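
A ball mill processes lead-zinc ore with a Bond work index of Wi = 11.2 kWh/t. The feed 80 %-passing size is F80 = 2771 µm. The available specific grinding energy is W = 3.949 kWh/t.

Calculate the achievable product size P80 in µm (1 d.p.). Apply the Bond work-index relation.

P80 = 339.7 µm

W = 10 Wi / √P80 − 10 Wi / √F80
⇒ 1/√P80 = W/(10 Wi) + 1/√F80
  = 3.9490/(10·11.2) + 1/√2771 = 0.035259 + 0.018997 = 0.054256
P80 = (1/0.054256)² = 18.4312² = 339.71 µm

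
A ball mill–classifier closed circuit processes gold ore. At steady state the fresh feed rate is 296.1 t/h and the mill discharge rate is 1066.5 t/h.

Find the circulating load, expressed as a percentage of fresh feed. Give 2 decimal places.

Mill node: discharge = fresh + recycle.
R = M − F = 1066.5 − 296.1 = 770.4 t/h
CL = 100·R/F = 100·770.4/296.1 = 260.18 %

CL = 260.18 %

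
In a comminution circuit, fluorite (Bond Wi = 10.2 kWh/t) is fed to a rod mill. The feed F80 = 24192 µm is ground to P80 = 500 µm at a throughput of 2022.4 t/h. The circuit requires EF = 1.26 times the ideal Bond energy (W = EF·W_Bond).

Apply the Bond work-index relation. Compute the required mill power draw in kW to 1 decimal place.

P = 9952.8 kW

W = 10 Wi (1/√P80 − 1/√F80)  [Bond]
W = 10·10.2·(1/√500 − 1/√24192) = 10·10.2·(0.038292) = 3.9058 kWh/t
W_actual = 1.26 × 3.9058 = 4.9213 kWh/t
P = W·T = 4.9213·2022.4 = 9952.8 kW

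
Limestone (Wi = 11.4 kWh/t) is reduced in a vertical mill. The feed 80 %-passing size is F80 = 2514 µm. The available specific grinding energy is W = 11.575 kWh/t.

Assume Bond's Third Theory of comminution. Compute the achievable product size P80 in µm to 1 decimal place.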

■ EXERCISE AIM
Your response should consist of the full listing, exactly as written.

■ OUTPUT OF THE TASK
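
A ball mill processes lead-zinc ore with a Bond work index of Wi = 11.2 kWh/t. The feed 80 %-passing size is F80 = 2771 µm. The available specific grinding energy is W = 3.949 kWh/t.

Calculate the achievable product size P80 in µm (1 d.p.). Apply the Bond work-index relation.

P80 = 339.7 µm

W = 10 Wi / √P80 − 10 Wi / √F80
⇒ 1/√P80 = W/(10 Wi) + 1/√F80
  = 3.9490/(10·11.2) + 1/√2771 = 0.035259 + 0.018997 = 0.054256
P80 = (1/0.054256)² = 18.4312² = 339.71 µm

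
A ball mill–classifier closed circuit processes gold ore. At steady state the fresh feed rate is 296.1 t/h and the mill discharge rate is 1066.5 t/h.

Find the circulating load, expressed as a percentage of fresh feed. Give 2 decimal places.

Mill node: discharge = fresh + recycle.
R = M − F = 1066.5 − 296.1 = 770.4 t/h
CL = 100·R/F = 100·770.4/296.1 = 260.18 %

CL = 260.18 %

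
In a comminution circuit, fluorite (Bond Wi = 10.2 kWh/t) is fed to a rod mill. The feed F80 = 24192 µm is ground to P80 = 500 µm at a throughput of 2022.4 t/h. The circuit requires EF = 1.26 times the ideal Bond energy (W = EF·W_Bond).

Apply the Bond work-index relation. Compute the required mill power draw in kW to 1 decimal place.

P = 9952.8 kW

W = 10 Wi (1/√P80 − 1/√F80)  [Bond]
W = 10·10.2·(1/√500 − 1/√24192) = 10·10.2·(0.038292) = 3.9058 kWh/t
W_actual = 1.26 × 3.9058 = 4.9213 kWh/t
P = W·T = 4.9213·2022.4 = 9952.8 kW

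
Limestone (Wi = 11.4 kWh/t) is reduced in a vertical mill. The feed 80 %-passing size is F80 = 2514 µm. The available specific grinding energy is W = 11.575 kWh/t.

Assume Bond's Third Theory of comminution. Compute the achievable product size P80 in µm to 1 decimal place.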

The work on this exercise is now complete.